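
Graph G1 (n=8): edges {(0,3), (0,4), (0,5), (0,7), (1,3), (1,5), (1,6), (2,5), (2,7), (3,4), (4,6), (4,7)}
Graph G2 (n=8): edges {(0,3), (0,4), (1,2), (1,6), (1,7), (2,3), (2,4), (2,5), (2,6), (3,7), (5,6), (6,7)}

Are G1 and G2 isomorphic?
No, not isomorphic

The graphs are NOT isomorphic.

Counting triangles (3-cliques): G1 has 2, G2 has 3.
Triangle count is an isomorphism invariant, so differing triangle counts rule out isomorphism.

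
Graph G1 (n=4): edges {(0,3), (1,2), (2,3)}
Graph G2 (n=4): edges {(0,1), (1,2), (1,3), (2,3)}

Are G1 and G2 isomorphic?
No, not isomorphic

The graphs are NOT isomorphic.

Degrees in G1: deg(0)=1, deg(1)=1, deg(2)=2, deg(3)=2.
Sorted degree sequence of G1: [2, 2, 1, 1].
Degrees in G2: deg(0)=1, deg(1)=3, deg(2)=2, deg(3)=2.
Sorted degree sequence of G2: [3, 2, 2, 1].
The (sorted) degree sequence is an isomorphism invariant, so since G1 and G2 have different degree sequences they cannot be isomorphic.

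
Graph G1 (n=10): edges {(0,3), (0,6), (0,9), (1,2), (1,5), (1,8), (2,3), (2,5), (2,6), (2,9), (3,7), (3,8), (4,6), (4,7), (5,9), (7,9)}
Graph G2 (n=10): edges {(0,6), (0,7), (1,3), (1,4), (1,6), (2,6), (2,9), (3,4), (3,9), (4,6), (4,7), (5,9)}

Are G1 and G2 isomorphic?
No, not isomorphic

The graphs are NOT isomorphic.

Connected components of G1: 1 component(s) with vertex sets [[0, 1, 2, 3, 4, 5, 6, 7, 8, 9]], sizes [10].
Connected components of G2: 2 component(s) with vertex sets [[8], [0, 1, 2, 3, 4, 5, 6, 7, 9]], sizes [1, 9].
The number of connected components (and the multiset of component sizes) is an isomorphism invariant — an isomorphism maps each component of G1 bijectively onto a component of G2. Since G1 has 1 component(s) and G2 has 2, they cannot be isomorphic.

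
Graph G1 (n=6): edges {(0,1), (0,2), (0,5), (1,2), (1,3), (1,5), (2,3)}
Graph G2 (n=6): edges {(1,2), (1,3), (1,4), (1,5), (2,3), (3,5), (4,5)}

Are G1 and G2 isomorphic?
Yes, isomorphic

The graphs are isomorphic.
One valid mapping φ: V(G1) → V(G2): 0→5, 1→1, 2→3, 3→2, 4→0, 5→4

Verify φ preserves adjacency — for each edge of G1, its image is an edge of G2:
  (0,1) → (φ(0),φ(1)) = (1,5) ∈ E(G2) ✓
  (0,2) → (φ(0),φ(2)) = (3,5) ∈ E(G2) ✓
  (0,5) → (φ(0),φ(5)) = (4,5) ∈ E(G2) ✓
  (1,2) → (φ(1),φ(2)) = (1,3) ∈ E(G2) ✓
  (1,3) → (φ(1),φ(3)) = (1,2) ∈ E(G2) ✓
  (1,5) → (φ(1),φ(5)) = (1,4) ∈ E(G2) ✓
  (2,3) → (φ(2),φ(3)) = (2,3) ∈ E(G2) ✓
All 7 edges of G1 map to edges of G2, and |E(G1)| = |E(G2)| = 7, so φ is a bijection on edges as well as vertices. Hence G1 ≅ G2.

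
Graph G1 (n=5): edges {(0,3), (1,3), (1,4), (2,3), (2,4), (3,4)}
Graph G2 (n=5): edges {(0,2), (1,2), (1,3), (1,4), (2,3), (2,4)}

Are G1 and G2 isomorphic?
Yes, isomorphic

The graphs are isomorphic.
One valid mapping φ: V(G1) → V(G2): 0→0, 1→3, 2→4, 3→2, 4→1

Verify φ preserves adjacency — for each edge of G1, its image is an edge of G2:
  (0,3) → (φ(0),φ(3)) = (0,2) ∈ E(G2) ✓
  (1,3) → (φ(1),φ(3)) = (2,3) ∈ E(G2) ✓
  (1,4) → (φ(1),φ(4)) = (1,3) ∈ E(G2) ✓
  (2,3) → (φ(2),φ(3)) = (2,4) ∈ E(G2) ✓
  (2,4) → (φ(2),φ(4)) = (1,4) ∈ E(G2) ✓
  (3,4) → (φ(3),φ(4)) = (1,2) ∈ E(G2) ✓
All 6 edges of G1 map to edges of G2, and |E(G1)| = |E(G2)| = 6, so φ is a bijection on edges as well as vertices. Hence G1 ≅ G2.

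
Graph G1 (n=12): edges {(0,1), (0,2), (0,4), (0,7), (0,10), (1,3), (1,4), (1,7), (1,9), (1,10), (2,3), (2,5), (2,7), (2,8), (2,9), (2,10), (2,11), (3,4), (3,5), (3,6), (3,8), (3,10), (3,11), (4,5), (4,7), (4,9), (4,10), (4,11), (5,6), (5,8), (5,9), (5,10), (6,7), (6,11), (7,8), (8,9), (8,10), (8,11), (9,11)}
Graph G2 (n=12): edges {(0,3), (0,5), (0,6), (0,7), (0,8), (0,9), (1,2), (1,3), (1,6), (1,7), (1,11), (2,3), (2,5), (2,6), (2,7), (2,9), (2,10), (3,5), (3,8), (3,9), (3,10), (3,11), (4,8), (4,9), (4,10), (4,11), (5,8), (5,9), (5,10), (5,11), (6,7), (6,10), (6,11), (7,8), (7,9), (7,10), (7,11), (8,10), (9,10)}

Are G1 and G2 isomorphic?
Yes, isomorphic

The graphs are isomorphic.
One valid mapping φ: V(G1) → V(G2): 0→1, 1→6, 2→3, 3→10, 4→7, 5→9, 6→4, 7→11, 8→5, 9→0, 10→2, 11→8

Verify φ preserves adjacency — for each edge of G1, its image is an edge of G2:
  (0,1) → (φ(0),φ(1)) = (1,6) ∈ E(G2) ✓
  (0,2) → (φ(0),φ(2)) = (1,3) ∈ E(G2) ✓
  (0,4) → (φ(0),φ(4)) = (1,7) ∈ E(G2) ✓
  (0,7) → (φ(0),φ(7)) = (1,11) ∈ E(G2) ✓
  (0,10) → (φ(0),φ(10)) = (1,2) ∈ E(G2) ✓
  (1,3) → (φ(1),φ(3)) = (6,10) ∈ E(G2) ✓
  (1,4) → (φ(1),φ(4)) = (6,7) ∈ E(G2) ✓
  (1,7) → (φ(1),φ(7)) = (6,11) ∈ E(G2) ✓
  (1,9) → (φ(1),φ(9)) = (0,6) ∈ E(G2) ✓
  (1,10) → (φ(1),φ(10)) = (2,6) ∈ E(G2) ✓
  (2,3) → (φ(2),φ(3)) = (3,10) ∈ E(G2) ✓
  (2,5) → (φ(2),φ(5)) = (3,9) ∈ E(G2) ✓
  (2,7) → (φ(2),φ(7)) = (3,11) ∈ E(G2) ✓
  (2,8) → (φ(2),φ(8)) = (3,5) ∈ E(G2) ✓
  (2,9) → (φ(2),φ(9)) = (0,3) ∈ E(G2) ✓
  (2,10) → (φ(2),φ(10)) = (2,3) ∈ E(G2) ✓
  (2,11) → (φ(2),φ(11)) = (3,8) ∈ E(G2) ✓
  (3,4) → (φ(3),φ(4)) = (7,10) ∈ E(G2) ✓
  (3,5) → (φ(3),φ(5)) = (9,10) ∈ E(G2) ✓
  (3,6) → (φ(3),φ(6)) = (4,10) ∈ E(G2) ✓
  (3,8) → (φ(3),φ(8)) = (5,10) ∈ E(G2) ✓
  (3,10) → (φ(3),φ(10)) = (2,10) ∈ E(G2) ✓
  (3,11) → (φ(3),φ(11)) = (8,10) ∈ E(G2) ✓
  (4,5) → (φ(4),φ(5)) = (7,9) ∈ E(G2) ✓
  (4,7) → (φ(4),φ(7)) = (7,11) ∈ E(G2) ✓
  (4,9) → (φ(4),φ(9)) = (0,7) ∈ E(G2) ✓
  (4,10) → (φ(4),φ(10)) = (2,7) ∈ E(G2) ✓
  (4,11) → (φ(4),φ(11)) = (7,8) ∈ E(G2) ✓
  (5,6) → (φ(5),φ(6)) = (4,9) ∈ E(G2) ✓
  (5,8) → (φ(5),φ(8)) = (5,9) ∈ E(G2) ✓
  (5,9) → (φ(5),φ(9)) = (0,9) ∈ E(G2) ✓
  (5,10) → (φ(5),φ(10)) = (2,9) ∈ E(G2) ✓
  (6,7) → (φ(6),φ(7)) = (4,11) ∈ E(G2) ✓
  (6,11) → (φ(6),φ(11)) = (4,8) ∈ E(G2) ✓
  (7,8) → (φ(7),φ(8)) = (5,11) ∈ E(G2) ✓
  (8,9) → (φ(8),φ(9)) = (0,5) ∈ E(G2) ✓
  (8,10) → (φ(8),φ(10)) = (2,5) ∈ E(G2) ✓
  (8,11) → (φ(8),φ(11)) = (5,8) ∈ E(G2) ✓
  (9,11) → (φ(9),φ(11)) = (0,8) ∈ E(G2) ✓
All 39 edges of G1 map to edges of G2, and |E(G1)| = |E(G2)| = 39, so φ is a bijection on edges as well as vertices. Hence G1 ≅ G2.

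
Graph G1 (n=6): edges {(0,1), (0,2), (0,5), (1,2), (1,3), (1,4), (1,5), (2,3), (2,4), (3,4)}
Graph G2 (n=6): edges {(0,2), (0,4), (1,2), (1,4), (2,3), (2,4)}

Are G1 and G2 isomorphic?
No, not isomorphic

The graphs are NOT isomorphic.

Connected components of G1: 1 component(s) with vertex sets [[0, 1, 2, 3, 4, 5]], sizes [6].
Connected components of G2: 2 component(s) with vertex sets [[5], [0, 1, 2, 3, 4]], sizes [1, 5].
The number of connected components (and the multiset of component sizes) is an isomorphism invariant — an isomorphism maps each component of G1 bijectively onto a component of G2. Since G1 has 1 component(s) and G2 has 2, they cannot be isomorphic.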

########

**AIM OF THE EXERCISE:** All that is wanted is the run of lines from the start of the data through the line containing "Graph G1 (n=4): edges", copied word for word.

**OUTPUT OF THE EXERCISE:**
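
Graph G1 (n=8): edges {(0,3), (0,4), (0,5), (0,7), (1,3), (1,5), (1,6), (2,5), (2,7), (3,4), (4,6), (4,7)}
Graph G2 (n=8): edges {(0,3), (0,4), (1,2), (1,6), (1,7), (2,3), (2,4), (2,5), (2,6), (3,7), (5,6), (6,7)}

Are G1 and G2 isomorphic?
No, not isomorphic

The graphs are NOT isomorphic.

Counting triangles (3-cliques): G1 has 2, G2 has 3.
Triangle count is an isomorphism invariant, so differing triangle counts rule out isomorphism.

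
Graph G1 (n=4): edges {(0,3), (1,2), (2,3)}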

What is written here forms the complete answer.